*** Source material Section Begins ***

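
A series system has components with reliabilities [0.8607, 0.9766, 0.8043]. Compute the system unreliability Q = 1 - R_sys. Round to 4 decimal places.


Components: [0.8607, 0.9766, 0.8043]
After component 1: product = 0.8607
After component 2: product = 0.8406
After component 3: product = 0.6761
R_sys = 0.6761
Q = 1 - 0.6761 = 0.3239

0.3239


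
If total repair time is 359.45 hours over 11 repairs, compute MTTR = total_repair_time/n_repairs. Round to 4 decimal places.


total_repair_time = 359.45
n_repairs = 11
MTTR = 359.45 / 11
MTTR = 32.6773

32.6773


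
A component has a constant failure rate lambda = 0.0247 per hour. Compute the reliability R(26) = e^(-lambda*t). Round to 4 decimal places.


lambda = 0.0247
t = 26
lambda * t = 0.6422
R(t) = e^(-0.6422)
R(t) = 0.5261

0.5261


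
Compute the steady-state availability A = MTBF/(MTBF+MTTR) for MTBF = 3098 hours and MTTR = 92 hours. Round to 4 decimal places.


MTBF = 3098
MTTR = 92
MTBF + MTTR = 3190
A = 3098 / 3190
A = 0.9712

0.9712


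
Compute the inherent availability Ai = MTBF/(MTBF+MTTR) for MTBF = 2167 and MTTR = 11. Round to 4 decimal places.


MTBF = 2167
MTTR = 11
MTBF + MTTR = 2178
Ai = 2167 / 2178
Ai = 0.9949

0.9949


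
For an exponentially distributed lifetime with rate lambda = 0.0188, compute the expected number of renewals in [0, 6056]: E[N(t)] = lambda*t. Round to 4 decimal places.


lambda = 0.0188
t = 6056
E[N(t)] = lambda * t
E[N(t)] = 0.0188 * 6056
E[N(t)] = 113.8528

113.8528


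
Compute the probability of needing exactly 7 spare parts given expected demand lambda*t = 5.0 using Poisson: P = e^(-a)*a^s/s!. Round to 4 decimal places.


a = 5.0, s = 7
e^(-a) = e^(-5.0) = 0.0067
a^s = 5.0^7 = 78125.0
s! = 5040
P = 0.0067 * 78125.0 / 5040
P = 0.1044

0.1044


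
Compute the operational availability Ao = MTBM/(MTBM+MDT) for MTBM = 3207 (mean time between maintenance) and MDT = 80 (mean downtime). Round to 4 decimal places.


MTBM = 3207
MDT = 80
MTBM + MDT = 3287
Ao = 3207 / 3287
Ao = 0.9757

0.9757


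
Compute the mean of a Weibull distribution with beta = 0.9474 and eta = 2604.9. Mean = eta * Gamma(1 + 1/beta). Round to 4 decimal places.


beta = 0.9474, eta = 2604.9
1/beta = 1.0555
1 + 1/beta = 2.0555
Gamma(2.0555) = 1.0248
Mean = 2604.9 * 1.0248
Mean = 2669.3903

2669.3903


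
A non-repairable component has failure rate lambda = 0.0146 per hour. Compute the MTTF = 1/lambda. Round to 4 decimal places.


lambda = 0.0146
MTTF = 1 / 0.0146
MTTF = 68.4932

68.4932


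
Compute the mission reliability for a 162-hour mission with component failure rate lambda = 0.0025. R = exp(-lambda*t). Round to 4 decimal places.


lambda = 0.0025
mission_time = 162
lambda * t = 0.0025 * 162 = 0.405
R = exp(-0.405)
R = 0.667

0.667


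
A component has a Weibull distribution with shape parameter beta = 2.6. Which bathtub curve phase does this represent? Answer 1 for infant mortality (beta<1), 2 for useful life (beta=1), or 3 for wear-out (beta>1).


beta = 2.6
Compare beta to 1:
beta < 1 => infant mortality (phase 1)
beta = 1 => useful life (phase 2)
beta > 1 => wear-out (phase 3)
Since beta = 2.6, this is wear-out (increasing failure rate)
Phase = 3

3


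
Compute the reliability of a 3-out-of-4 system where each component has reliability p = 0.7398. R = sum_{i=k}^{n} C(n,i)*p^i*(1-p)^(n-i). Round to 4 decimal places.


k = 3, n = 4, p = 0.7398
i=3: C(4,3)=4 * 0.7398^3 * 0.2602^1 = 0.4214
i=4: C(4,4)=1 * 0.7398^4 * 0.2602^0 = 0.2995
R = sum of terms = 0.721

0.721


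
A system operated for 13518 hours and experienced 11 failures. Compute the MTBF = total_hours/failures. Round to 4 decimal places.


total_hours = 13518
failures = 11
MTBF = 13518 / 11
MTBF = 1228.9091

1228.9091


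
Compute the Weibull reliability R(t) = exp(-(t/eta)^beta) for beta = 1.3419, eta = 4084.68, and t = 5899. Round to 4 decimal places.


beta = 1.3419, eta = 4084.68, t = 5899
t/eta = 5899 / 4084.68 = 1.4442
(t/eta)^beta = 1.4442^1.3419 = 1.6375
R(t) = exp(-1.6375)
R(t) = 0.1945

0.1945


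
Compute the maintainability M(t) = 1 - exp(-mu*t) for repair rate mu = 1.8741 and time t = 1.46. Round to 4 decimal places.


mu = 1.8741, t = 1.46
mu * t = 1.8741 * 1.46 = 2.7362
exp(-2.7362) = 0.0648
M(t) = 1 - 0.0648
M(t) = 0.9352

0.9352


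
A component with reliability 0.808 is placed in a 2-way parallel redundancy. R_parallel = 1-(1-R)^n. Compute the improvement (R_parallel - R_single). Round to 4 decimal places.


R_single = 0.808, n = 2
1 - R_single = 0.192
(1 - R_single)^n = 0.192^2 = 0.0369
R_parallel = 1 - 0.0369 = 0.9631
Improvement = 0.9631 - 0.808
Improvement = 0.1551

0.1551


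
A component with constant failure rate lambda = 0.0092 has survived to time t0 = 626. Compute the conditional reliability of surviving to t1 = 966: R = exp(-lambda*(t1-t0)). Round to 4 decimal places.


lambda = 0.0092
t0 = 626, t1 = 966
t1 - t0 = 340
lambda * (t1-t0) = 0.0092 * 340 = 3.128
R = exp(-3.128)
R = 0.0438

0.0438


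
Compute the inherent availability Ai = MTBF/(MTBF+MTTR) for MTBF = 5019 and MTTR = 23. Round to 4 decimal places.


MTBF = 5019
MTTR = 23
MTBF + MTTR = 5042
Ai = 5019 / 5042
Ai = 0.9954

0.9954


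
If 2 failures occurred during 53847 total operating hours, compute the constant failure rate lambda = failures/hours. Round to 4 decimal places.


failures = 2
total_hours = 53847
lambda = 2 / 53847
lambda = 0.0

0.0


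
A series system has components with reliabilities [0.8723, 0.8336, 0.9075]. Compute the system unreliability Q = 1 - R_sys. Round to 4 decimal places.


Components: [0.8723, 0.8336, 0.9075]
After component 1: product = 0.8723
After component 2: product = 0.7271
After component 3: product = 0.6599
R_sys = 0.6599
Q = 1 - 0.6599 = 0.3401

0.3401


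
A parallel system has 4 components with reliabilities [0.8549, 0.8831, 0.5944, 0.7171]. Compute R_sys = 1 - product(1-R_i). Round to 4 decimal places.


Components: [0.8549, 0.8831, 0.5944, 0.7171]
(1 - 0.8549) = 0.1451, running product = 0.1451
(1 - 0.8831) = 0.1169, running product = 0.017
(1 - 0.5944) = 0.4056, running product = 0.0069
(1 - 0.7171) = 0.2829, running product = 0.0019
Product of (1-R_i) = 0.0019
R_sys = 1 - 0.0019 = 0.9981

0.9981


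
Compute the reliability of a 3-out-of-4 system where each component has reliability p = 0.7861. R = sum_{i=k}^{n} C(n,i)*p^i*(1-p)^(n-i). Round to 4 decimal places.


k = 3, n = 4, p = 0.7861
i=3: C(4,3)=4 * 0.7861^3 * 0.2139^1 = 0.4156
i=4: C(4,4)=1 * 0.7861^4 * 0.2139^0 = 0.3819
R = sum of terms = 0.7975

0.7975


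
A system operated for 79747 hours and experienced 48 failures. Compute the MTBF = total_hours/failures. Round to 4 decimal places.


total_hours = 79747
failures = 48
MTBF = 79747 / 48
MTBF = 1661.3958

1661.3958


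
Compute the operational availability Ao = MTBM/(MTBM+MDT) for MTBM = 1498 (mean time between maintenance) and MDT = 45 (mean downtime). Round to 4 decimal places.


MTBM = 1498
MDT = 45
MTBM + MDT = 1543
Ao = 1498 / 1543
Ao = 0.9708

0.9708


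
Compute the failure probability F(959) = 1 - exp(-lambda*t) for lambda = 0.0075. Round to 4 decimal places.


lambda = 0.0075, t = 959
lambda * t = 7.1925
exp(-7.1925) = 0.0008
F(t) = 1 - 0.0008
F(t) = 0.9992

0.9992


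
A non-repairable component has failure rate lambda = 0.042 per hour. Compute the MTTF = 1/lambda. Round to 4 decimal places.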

*** Source material Section Ends ***

→ Requirement: Starting with the line that contains "A system operated for 79747", copy each line through the end of the data exactly, and leave out all earlier lines.

→ Response:
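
A system operated for 79747 hours and experienced 48 failures. Compute the MTBF = total_hours/failures. Round to 4 decimal places.


total_hours = 79747
failures = 48
MTBF = 79747 / 48
MTBF = 1661.3958

1661.3958


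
Compute the operational availability Ao = MTBM/(MTBM+MDT) for MTBM = 1498 (mean time between maintenance) and MDT = 45 (mean downtime). Round to 4 decimal places.


MTBM = 1498
MDT = 45
MTBM + MDT = 1543
Ao = 1498 / 1543
Ao = 0.9708

0.9708


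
Compute the failure probability F(959) = 1 - exp(-lambda*t) for lambda = 0.0075. Round to 4 decimal places.


lambda = 0.0075, t = 959
lambda * t = 7.1925
exp(-7.1925) = 0.0008
F(t) = 1 - 0.0008
F(t) = 0.9992

0.9992


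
A non-repairable component has failure rate lambda = 0.042 per hour. Compute the MTTF = 1/lambda. Round to 4 decimal places.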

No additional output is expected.